● **Task details**: Would you repeat the entries beneath, with nothing changed?

--- --- ---

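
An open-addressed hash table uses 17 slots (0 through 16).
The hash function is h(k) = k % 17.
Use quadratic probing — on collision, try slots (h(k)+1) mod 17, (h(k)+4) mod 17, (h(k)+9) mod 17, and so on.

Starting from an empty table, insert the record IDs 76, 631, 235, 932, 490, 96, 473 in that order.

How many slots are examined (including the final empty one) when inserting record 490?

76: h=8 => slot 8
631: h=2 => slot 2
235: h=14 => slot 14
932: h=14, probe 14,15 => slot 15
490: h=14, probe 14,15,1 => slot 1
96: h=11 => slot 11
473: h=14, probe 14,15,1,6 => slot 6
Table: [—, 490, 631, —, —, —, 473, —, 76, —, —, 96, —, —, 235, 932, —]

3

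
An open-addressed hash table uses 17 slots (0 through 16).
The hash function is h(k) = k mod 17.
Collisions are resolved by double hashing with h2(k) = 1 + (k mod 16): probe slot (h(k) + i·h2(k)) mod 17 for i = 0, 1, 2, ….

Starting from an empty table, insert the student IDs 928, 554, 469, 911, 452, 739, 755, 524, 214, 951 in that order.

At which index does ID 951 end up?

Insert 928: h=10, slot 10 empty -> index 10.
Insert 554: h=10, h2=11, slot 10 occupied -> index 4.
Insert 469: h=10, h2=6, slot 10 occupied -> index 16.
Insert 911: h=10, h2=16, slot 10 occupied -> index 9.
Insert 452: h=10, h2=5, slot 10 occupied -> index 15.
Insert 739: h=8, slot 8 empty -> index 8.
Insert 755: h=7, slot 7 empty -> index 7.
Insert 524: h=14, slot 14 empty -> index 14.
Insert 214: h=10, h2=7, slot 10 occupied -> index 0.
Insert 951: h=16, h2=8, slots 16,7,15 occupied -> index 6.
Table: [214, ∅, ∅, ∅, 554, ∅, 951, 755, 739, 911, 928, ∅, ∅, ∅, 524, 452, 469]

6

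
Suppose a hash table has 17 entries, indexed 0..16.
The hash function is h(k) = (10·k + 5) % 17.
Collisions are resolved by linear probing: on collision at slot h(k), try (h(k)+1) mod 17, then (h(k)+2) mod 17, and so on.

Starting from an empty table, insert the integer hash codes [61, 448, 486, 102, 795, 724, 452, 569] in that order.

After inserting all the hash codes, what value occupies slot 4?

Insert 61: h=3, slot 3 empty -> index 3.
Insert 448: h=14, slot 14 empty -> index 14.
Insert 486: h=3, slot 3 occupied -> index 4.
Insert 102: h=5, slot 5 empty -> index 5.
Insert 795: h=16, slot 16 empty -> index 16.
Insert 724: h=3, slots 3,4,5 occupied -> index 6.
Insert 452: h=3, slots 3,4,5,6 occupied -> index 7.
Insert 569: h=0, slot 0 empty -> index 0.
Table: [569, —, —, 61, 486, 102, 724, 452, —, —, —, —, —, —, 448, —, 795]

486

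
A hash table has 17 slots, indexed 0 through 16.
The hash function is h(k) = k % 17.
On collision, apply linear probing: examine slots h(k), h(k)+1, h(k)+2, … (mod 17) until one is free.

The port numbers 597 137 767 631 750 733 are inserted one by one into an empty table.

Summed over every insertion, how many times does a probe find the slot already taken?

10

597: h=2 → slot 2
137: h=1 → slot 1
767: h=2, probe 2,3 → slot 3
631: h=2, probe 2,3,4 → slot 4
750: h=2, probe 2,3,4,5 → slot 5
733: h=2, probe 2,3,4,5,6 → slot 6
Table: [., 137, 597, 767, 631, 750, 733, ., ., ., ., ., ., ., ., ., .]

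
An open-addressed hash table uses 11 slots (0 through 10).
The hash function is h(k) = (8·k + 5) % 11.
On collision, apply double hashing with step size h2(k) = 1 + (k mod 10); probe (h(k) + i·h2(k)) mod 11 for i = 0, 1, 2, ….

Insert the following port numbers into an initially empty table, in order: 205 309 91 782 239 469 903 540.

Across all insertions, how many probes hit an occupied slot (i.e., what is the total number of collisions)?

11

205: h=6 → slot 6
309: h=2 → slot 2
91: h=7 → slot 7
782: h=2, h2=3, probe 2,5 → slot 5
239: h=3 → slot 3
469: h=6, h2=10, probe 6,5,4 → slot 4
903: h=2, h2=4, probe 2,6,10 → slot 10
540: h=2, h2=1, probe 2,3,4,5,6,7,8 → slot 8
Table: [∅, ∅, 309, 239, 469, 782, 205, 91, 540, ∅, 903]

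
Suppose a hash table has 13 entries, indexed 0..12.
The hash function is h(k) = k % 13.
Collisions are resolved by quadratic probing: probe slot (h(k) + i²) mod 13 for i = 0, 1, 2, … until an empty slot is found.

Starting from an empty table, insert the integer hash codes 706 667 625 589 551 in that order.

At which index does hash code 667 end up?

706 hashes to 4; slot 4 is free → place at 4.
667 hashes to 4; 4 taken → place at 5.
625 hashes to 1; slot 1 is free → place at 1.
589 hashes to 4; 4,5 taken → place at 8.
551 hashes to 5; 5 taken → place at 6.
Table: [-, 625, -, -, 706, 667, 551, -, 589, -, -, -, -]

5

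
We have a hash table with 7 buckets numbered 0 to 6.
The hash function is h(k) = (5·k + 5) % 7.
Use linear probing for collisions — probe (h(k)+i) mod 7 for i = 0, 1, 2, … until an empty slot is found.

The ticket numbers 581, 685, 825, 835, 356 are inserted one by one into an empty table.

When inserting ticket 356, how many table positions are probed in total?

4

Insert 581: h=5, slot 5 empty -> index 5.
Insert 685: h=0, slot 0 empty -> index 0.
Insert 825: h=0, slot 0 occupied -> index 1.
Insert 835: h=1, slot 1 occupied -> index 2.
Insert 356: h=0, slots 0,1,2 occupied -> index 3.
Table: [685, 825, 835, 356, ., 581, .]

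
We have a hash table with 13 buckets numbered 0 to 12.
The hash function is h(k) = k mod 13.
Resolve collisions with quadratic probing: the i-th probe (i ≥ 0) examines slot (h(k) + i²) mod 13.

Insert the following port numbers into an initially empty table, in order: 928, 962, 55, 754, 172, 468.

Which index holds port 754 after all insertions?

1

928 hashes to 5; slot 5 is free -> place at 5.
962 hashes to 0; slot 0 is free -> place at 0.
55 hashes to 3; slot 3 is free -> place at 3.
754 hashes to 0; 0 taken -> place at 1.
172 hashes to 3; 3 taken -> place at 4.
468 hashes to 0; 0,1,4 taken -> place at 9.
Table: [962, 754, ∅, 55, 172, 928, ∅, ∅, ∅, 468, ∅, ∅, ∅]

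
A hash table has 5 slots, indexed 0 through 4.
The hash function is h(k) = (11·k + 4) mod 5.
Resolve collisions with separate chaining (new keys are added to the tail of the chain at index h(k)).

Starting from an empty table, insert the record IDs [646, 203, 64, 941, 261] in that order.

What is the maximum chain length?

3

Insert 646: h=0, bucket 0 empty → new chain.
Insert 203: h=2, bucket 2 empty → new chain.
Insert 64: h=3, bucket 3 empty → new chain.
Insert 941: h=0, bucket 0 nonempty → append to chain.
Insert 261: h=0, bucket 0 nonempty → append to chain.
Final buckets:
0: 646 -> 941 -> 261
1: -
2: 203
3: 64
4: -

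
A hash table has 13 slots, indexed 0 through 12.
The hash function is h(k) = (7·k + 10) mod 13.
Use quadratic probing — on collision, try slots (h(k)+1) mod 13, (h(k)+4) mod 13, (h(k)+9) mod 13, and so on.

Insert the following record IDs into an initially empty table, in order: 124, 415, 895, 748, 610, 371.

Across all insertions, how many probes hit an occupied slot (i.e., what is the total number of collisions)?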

--- --- ---

● **Task result**:
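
An open-addressed hash table uses 17 slots (0 through 16).
The hash function is h(k) = k % 17.
Use quadratic probing — on collision, try slots (h(k)+1) mod 17, (h(k)+4) mod 17, (h(k)+9) mod 17, and so on.

Starting from an empty table, insert the record IDs 76, 631, 235, 932, 490, 96, 473 in that order.

How many slots are examined (including the final empty one) when inserting record 490?

76: h=8 => slot 8
631: h=2 => slot 2
235: h=14 => slot 14
932: h=14, probe 14,15 => slot 15
490: h=14, probe 14,15,1 => slot 1
96: h=11 => slot 11
473: h=14, probe 14,15,1,6 => slot 6
Table: [—, 490, 631, —, —, —, 473, —, 76, —, —, 96, —, —, 235, 932, —]

3

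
An open-addressed hash table uses 17 slots (0 through 16).
The hash function is h(k) = k mod 17.
Collisions are resolved by double hashing with h2(k) = 1 + (k mod 16): probe slot (h(k) + i·h2(k)) mod 17 for i = 0, 1, 2, ….

Starting from an empty table, insert the student IDs 928, 554, 469, 911, 452, 739, 755, 524, 214, 951 in that order.

At which index does ID 951 end up?

Insert 928: h=10, slot 10 empty -> index 10.
Insert 554: h=10, h2=11, slot 10 occupied -> index 4.
Insert 469: h=10, h2=6, slot 10 occupied -> index 16.
Insert 911: h=10, h2=16, slot 10 occupied -> index 9.
Insert 452: h=10, h2=5, slot 10 occupied -> index 15.
Insert 739: h=8, slot 8 empty -> index 8.
Insert 755: h=7, slot 7 empty -> index 7.
Insert 524: h=14, slot 14 empty -> index 14.
Insert 214: h=10, h2=7, slot 10 occupied -> index 0.
Insert 951: h=16, h2=8, slots 16,7,15 occupied -> index 6.
Table: [214, ∅, ∅, ∅, 554, ∅, 951, 755, 739, 911, 928, ∅, ∅, ∅, 524, 452, 469]

6

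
Suppose a hash table has 17 entries, indexed 0..16.
The hash function is h(k) = (10·k + 5) % 17.
Collisions are resolved by linear probing: on collision at slot h(k), try (h(k)+1) mod 17, then (h(k)+2) mod 17, and so on.

Starting from an empty table, insert the integer hash codes [61, 448, 486, 102, 795, 724, 452, 569] in that order.

After inserting all the hash codes, what value occupies slot 4?

Insert 61: h=3, slot 3 empty -> index 3.
Insert 448: h=14, slot 14 empty -> index 14.
Insert 486: h=3, slot 3 occupied -> index 4.
Insert 102: h=5, slot 5 empty -> index 5.
Insert 795: h=16, slot 16 empty -> index 16.
Insert 724: h=3, slots 3,4,5 occupied -> index 6.
Insert 452: h=3, slots 3,4,5,6 occupied -> index 7.
Insert 569: h=0, slot 0 empty -> index 0.
Table: [569, —, —, 61, 486, 102, 724, 452, —, —, —, —, —, —, 448, —, 795]

486

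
A hash table has 17 slots, indexed 0 through 16.
The hash function is h(k) = k % 17.
On collision, apply linear probing: examine slots h(k), h(k)+1, h(k)+2, … (mod 17) until one is free.

The port numbers 597 137 767 631 750 733 are inserted one by one into an empty table.

Summed over every insertion, how many times does a probe find the slot already taken?

10

597: h=2 → slot 2
137: h=1 → slot 1
767: h=2, probe 2,3 → slot 3
631: h=2, probe 2,3,4 → slot 4
750: h=2, probe 2,3,4,5 → slot 5
733: h=2, probe 2,3,4,5,6 → slot 6
Table: [., 137, 597, 767, 631, 750, 733, ., ., ., ., ., ., ., ., ., .]

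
An open-addressed hash table uses 11 slots (0 through 10).
The hash function is h(k) = (8·k + 5) % 11.
On collision, apply double hashing with step size h2(k) = 1 + (k mod 10); probe (h(k) + i·h2(k)) mod 11 for i = 0, 1, 2, ….

Insert the following port numbers into an initially empty table, in order: 205 309 91 782 239 469 903 540.

Across all insertions, how many probes hit an occupied slot (i.e., what is the total number of collisions)?

11

205: h=6 → slot 6
309: h=2 → slot 2
91: h=7 → slot 7
782: h=2, h2=3, probe 2,5 → slot 5
239: h=3 → slot 3
469: h=6, h2=10, probe 6,5,4 → slot 4
903: h=2, h2=4, probe 2,6,10 → slot 10
540: h=2, h2=1, probe 2,3,4,5,6,7,8 → slot 8
Table: [∅, ∅, 309, 239, 469, 782, 205, 91, 540, ∅, 903]

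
Suppose a hash table has 13 entries, indexed 0..12.
The hash function is h(k) = k % 13.
Collisions are resolved by quadratic probing: probe slot (h(k) + i²) mod 13 for i = 0, 1, 2, … until an empty slot is found.

Starting from an empty table, insert the integer hash codes 706 667 625 589 551 in that order.

At which index does hash code 667 end up?

706 hashes to 4; slot 4 is free → place at 4.
667 hashes to 4; 4 taken → place at 5.
625 hashes to 1; slot 1 is free → place at 1.
589 hashes to 4; 4,5 taken → place at 8.
551 hashes to 5; 5 taken → place at 6.
Table: [-, 625, -, -, 706, 667, 551, -, 589, -, -, -, -]

5

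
We have a hash table with 7 buckets numbered 0 to 6.
The hash function is h(k) = (5·k + 5) % 7.
Use linear probing for collisions — probe (h(k)+i) mod 7 for i = 0, 1, 2, … until an empty slot is found.

The ticket numbers 581, 685, 825, 835, 356 are inserted one by one into an empty table.

When inserting ticket 356, how many table positions are probed in total?

4

Insert 581: h=5, slot 5 empty -> index 5.
Insert 685: h=0, slot 0 empty -> index 0.
Insert 825: h=0, slot 0 occupied -> index 1.
Insert 835: h=1, slot 1 occupied -> index 2.
Insert 356: h=0, slots 0,1,2 occupied -> index 3.
Table: [685, 825, 835, 356, ., 581, .]

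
We have a hash table with 13 buckets numbered 0 to 12.
The hash function is h(k) = k mod 13.
Resolve collisions with quadratic probing: the i-th probe (i ≥ 0) examines slot (h(k) + i²) mod 13.

Insert the following port numbers into an initially empty table, in order: 928, 962, 55, 754, 172, 468.

Which index holds port 754 after all insertions?

1

928 hashes to 5; slot 5 is free -> place at 5.
962 hashes to 0; slot 0 is free -> place at 0.
55 hashes to 3; slot 3 is free -> place at 3.
754 hashes to 0; 0 taken -> place at 1.
172 hashes to 3; 3 taken -> place at 4.
468 hashes to 0; 0,1,4 taken -> place at 9.
Table: [962, 754, ∅, 55, 172, 928, ∅, ∅, ∅, 468, ∅, ∅, ∅]

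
A hash table has 5 slots, indexed 0 through 4.
The hash function is h(k) = (11·k + 4) mod 5.
Resolve collisions with separate chaining (new keys are added to the tail of the chain at index h(k)).

Starting from an empty table, insert the record IDs [646, 203, 64, 941, 261] in that order.

What is the maximum chain length?

3

Insert 646: h=0, bucket 0 empty → new chain.
Insert 203: h=2, bucket 2 empty → new chain.
Insert 64: h=3, bucket 3 empty → new chain.
Insert 941: h=0, bucket 0 nonempty → append to chain.
Insert 261: h=0, bucket 0 nonempty → append to chain.
Final buckets:
0: 646 -> 941 -> 261
1: -
2: 203
3: 64
4: -

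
A hash table has 13 slots, indexed 0 through 12.
The hash function is h(k) = (7·k + 10) mod 13.
Use quadratic probing — on collision, try slots (h(k)+1) mod 13, (h(k)+4) mod 13, (h(k)+9) mod 13, and so on.

Insert the following record IDs into an initially empty table, in order: 124, 415, 895, 748, 610, 371.

Across all insertions, how many probes hit an occupied slot (i.e., what is the total number of collisions)?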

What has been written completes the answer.